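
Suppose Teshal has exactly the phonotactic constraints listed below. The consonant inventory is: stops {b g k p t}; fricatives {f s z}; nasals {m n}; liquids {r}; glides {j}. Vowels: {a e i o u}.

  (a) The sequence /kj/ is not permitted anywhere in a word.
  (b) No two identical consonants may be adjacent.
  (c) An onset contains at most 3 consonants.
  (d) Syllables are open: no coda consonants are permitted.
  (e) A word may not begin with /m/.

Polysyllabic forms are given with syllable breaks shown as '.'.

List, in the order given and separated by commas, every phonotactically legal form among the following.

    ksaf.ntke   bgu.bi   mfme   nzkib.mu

bgu.bi

ksaf.ntke — violates constraint (d): syllable 1 coda /f/ has 1 consonant (> 0) → phonotactically illegal
bgu.bi — σ1 onset /bg/ (2C), coda /∅/ ok; σ2 onset /b/, coda /∅/ ok → phonotactically legal
mfme — violates constraint (e): word begins with /m/ → phonotactically illegal
nzkib.mu — violates constraint (d): syllable 1 coda /b/ has 1 consonant (> 0) → phonotactically illegal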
───
WHAT YOU NEED TO DO: Beginning with the opening line above, retype the records exactly through the line with "Polysyllabic forms are", both ends included.

SOLVED PROBLEM:
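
Suppose Teshal has exactly the phonotactic constraints listed below. The consonant inventory is: stops {b g k p t}; fricatives {f s z}; nasals {m n}; liquids {r}; glides {j}. Vowels: {a e i o u}.

  (a) The sequence /kj/ is not permitted anywhere in a word.
  (b) No two identical consonants may be adjacent.
  (c) An onset contains at most 3 consonants.
  (d) Syllables are open: no coda consonants are permitted.
  (e) A word may not begin with /m/.

Polysyllabic forms are given with syllable breaks shown as '.'.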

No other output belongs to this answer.